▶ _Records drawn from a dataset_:

* * * *

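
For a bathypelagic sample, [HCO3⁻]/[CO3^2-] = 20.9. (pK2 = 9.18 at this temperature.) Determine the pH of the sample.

From K2 = [H⁺][CO3^2-]/[HCO3⁻]:  pH = pK2 − log₁₀([HCO3⁻]/[CO3^2-])
log₁₀(20.9) = +1.320
pH = 9.18 − (+1.320) = 7.86

pH = 7.86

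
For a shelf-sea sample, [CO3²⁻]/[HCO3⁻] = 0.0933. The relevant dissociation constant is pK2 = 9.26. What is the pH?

From K2 = [H⁺][CO3²⁻]/[HCO3⁻]:  pH = pK2 + log₁₀([CO3²⁻]/[HCO3⁻])
log₁₀(0.0933) = -1.030
pH = 9.26 + (-1.030) = 8.23

pH = 8.23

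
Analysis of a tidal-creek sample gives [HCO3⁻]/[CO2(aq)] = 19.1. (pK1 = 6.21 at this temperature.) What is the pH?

pH = 7.49

From K1 = [H⁺][HCO3⁻]/[CO2(aq)]:  pH = pK1 + log₁₀([HCO3⁻]/[CO2(aq)])
log₁₀(19.1) = +1.281
pH = 6.21 + (+1.281) = 7.49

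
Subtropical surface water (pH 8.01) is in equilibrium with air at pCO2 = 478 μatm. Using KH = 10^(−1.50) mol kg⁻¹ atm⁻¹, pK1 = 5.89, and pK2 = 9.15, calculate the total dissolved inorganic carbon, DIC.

DIC = 2.15 mmol/kg

[CO2*] = KH · pCO2 = 10^(−1.50) × 478×10^-6 = 1.512×10^-5 mol/kg
α₀ = 1/(1 + K1/[H⁺] + K1K2/[H⁺]²) = 1/(1 + 10^+2.12 + 10^+0.98) = 0.007024
DIC = [CO2*]/α₀ = 1.512×10^-5 / 0.007024 = 2.15 mmol/kg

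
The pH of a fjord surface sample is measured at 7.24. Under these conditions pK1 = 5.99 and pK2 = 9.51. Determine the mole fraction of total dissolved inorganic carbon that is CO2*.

α₀ = 1 / (1 + K1/[H⁺] + K1K2/[H⁺]²) = 1 / (1 + 10^+1.25 + 10^-1.02)
   = 1 / (1 + 17.783 + 0.095499) = 1/18.878 = 0.05297

α₀ = 0.0530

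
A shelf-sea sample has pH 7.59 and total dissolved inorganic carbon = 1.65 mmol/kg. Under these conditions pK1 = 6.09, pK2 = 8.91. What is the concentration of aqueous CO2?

α₀ = 1 / (1 + K1/[H⁺] + K1K2/[H⁺]²) = 1 / (1 + 10^+1.50 + 10^+0.18)
   = 1 / (1 + 31.623 + 1.5136) = 1/34.136 = 0.02929
[CO2*] = α₀ × DIC = 0.02929 × 1.65 = 0.0483 mmol/kg

[CO2*] = 0.0483 mmol/kg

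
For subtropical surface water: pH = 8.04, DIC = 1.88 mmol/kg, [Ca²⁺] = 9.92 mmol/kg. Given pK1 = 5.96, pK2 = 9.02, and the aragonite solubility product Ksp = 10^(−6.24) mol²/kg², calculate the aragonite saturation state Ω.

Ω = 3.05

α₂ = 1 / (1 + [H⁺]/K2 + [H⁺]²/(K1K2)) = 1 / (1 + 10^+0.98 + 10^-1.10)
   = 1 / (1 + 9.5499 + 0.079433) = 1/10.629 = 0.09408
[CO3²⁻] = α₂ × DIC = 0.09408 × 1.88 = 0.1769 mmol/kg
Ksp = 10^(−6.24) = 5.754×10^-7
Ω = [Ca²⁺][CO3²⁻]/Ksp = (9.92×10^-3)(1.769×10^-4) / 5.754×10^-7 = 3.05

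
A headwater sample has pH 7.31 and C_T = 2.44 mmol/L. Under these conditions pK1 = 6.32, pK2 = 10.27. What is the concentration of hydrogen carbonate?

[HCO3⁻] = 2.21 mmol/L

α₁ = 1 / (1 + [H⁺]/K1 + K2/[H⁺]) = 1 / (1 + 10^-0.99 + 10^-2.96)
   = 1 / (1 + 0.10233 + 0.0010965) = 1/1.1034 = 0.9063
[HCO3⁻] = α₁ × DIC = 0.9063 × 2.44 = 2.21 mmol/L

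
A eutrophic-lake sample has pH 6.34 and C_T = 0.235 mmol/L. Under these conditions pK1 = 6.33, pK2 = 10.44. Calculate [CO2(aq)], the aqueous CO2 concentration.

α₀ = 1 / (1 + K1/[H⁺] + K1K2/[H⁺]²) = 1 / (1 + 10^+0.01 + 10^-4.09)
   = 1 / (1 + 1.0233 + 8.1283×10^-5) = 1/2.0234 = 0.4942
[CO2*] = α₀ × DIC = 0.4942 × 0.235 = 0.116 mmol/L

[CO2*] = 0.116 mmol/L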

* * * *

▶ _To do_: Copy the lines above exactly, leaving every word as it is.

▶ _Completed task_:
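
For a bathypelagic sample, [HCO3⁻]/[CO3^2-] = 20.9. (pK2 = 9.18 at this temperature.) Determine the pH of the sample.

From K2 = [H⁺][CO3^2-]/[HCO3⁻]:  pH = pK2 − log₁₀([HCO3⁻]/[CO3^2-])
log₁₀(20.9) = +1.320
pH = 9.18 − (+1.320) = 7.86

pH = 7.86

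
For a shelf-sea sample, [CO3²⁻]/[HCO3⁻] = 0.0933. The relevant dissociation constant is pK2 = 9.26. What is the pH?

From K2 = [H⁺][CO3²⁻]/[HCO3⁻]:  pH = pK2 + log₁₀([CO3²⁻]/[HCO3⁻])
log₁₀(0.0933) = -1.030
pH = 9.26 + (-1.030) = 8.23

pH = 8.23

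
Analysis of a tidal-creek sample gives [HCO3⁻]/[CO2(aq)] = 19.1. (pK1 = 6.21 at this temperature.) What is the pH?

pH = 7.49

From K1 = [H⁺][HCO3⁻]/[CO2(aq)]:  pH = pK1 + log₁₀([HCO3⁻]/[CO2(aq)])
log₁₀(19.1) = +1.281
pH = 6.21 + (+1.281) = 7.49

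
Subtropical surface water (pH 8.01) is in equilibrium with air at pCO2 = 478 μatm. Using KH = 10^(−1.50) mol kg⁻¹ atm⁻¹, pK1 = 5.89, and pK2 = 9.15, calculate the total dissolved inorganic carbon, DIC.

DIC = 2.15 mmol/kg

[CO2*] = KH · pCO2 = 10^(−1.50) × 478×10^-6 = 1.512×10^-5 mol/kg
α₀ = 1/(1 + K1/[H⁺] + K1K2/[H⁺]²) = 1/(1 + 10^+2.12 + 10^+0.98) = 0.007024
DIC = [CO2*]/α₀ = 1.512×10^-5 / 0.007024 = 2.15 mmol/kg

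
The pH of a fjord surface sample is measured at 7.24. Under these conditions pK1 = 5.99 and pK2 = 9.51. Determine the mole fraction of total dissolved inorganic carbon that is CO2*.

α₀ = 1 / (1 + K1/[H⁺] + K1K2/[H⁺]²) = 1 / (1 + 10^+1.25 + 10^-1.02)
   = 1 / (1 + 17.783 + 0.095499) = 1/18.878 = 0.05297

α₀ = 0.0530

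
A shelf-sea sample has pH 7.59 and total dissolved inorganic carbon = 1.65 mmol/kg. Under these conditions pK1 = 6.09, pK2 = 8.91. What is the concentration of aqueous CO2?

α₀ = 1 / (1 + K1/[H⁺] + K1K2/[H⁺]²) = 1 / (1 + 10^+1.50 + 10^+0.18)
   = 1 / (1 + 31.623 + 1.5136) = 1/34.136 = 0.02929
[CO2*] = α₀ × DIC = 0.02929 × 1.65 = 0.0483 mmol/kg

[CO2*] = 0.0483 mmol/kg

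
For subtropical surface water: pH = 8.04, DIC = 1.88 mmol/kg, [Ca²⁺] = 9.92 mmol/kg. Given pK1 = 5.96, pK2 = 9.02, and the aragonite solubility product Ksp = 10^(−6.24) mol²/kg², calculate the aragonite saturation state Ω.

Ω = 3.05

α₂ = 1 / (1 + [H⁺]/K2 + [H⁺]²/(K1K2)) = 1 / (1 + 10^+0.98 + 10^-1.10)
   = 1 / (1 + 9.5499 + 0.079433) = 1/10.629 = 0.09408
[CO3²⁻] = α₂ × DIC = 0.09408 × 1.88 = 0.1769 mmol/kg
Ksp = 10^(−6.24) = 5.754×10^-7
Ω = [Ca²⁺][CO3²⁻]/Ksp = (9.92×10^-3)(1.769×10^-4) / 5.754×10^-7 = 3.05

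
A headwater sample has pH 7.31 and C_T = 2.44 mmol/L. Under these conditions pK1 = 6.32, pK2 = 10.27. What is the concentration of hydrogen carbonate?

[HCO3⁻] = 2.21 mmol/L

α₁ = 1 / (1 + [H⁺]/K1 + K2/[H⁺]) = 1 / (1 + 10^-0.99 + 10^-2.96)
   = 1 / (1 + 0.10233 + 0.0010965) = 1/1.1034 = 0.9063
[HCO3⁻] = α₁ × DIC = 0.9063 × 2.44 = 2.21 mmol/L

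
A eutrophic-lake sample has pH 6.34 and C_T = 0.235 mmol/L. Under these conditions pK1 = 6.33, pK2 = 10.44. Calculate [CO2(aq)], the aqueous CO2 concentration.

α₀ = 1 / (1 + K1/[H⁺] + K1K2/[H⁺]²) = 1 / (1 + 10^+0.01 + 10^-4.09)
   = 1 / (1 + 1.0233 + 8.1283×10^-5) = 1/2.0234 = 0.4942
[CO2*] = α₀ × DIC = 0.4942 × 0.235 = 0.116 mmol/L

[CO2*] = 0.116 mmol/L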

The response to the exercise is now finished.